**To do:** The entries below are to be copied exactly, with nothing left out.

Collected data
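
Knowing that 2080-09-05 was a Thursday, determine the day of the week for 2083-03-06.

Saturday

September 5, 2080 → September 5, 2081: 365 days.
September 5, 2081 → September 5, 2082: 365 days.
September 2082: 30 − 5 = 25 days remain.
Then October (31), November (30), December (31), January (31), February 2083 (28): 31 + 30 + 31 + 31 + 28 = 151 days.
March 1–6, 2083: 6 days.
Residual: 182 days.
Total: 912 days.
912 mod 7 = 2, so 2 days after Thursday is Saturday.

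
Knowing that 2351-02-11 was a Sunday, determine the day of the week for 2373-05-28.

From February 11, 2351 to February 11, 2373: 22 years, of which 6 contain a Feb 29 — 16×365 + 6×366 = 8036 days.
February 2373: 28 − 11 = 17 days remain (2373 is not a leap year, so February has 28 days).
Then March (31), April (30): 31 + 30 = 61 days.
May 1–28, 2373: 28 days.
Residual: 106 days.
Total: 8142 days.
8142 mod 7 = 1, so 1 day after Sunday is Monday.

Monday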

**Finished task:**
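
Knowing that 2080-09-05 was a Thursday, determine the day of the week for 2083-03-06.

Saturday

September 5, 2080 → September 5, 2081: 365 days.
September 5, 2081 → September 5, 2082: 365 days.
September 2082: 30 − 5 = 25 days remain.
Then October (31), November (30), December (31), January (31), February 2083 (28): 31 + 30 + 31 + 31 + 28 = 151 days.
March 1–6, 2083: 6 days.
Residual: 182 days.
Total: 912 days.
912 mod 7 = 2, so 2 days after Thursday is Saturday.

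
Knowing that 2351-02-11 was a Sunday, determine the day of the week for 2373-05-28.

From February 11, 2351 to February 11, 2373: 22 years, of which 6 contain a Feb 29 — 16×365 + 6×366 = 8036 days.
February 2373: 28 − 11 = 17 days remain (2373 is not a leap year, so February has 28 days).
Then March (31), April (30): 31 + 30 = 61 days.
May 1–28, 2373: 28 days.
Residual: 106 days.
Total: 8142 days.
8142 mod 7 = 1, so 1 day after Sunday is Monday.

Monday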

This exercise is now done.